Starting at the first line and ending at the last, output the data exactly.

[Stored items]
______
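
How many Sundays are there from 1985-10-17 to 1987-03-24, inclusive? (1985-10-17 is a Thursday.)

75

1985-10-17 is a Thursday; the first Sunday on or after it is 1985-10-20 (3 days later).
From 1985-10-20 to 1987-03-24: 72 + 365 + 83 = 520 days (rest of 1985, 1986, to 1987-03-24 in 1987).
520 ÷ 7 = 74 full weeks with remainder 2, so 74 more Sundays after the first → 75.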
______
ANSWER AREA
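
How many Sundays are there from 1985-10-17 to 1987-03-24, inclusive? (1985-10-17 is a Thursday.)

75

1985-10-17 is a Thursday; the first Sunday on or after it is 1985-10-20 (3 days later).
From 1985-10-20 to 1987-03-24: 72 + 365 + 83 = 520 days (rest of 1985, 1986, to 1987-03-24 in 1987).
520 ÷ 7 = 74 full weeks with remainder 2, so 74 more Sundays after the first → 75.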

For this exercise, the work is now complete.